WORK TO COMPLETE
Return the following from the records below: each line, word for word, starting with the line that contains "n | said yes |" and going on through the line that contains "454 | 342 |", with nothing outside that range.

MATERIAL SUPPLIED

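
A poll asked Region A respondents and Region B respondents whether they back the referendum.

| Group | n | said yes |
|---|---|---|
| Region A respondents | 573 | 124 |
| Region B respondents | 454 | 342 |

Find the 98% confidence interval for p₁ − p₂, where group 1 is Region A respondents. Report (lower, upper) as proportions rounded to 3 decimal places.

First, p̂₁ = 124/573 = 0.2164; p̂₂ = 342/454 = 0.7533.
The two standard errors are √(0.2164×0.7836/573) = 0.01720 and √(0.7533×0.2467/454) = 0.02023.
Because the samples are independent, SE_diff = √(0.01720² + 0.02023²) = 0.02655.
Using z* = 2.326 for 98%, ME = 2.326 × 0.02655 = 0.06176.
p̂₁ − p̂₂ = -0.5369; interval -0.5369 ± 0.06176 gives (-0.599, -0.475).

(-0.599, -0.475)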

ANSWER TO THIS TASK
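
| Group | n | said yes |
|---|---|---|
| Region A respondents | 573 | 124 |
| Region B respondents | 454 | 342 |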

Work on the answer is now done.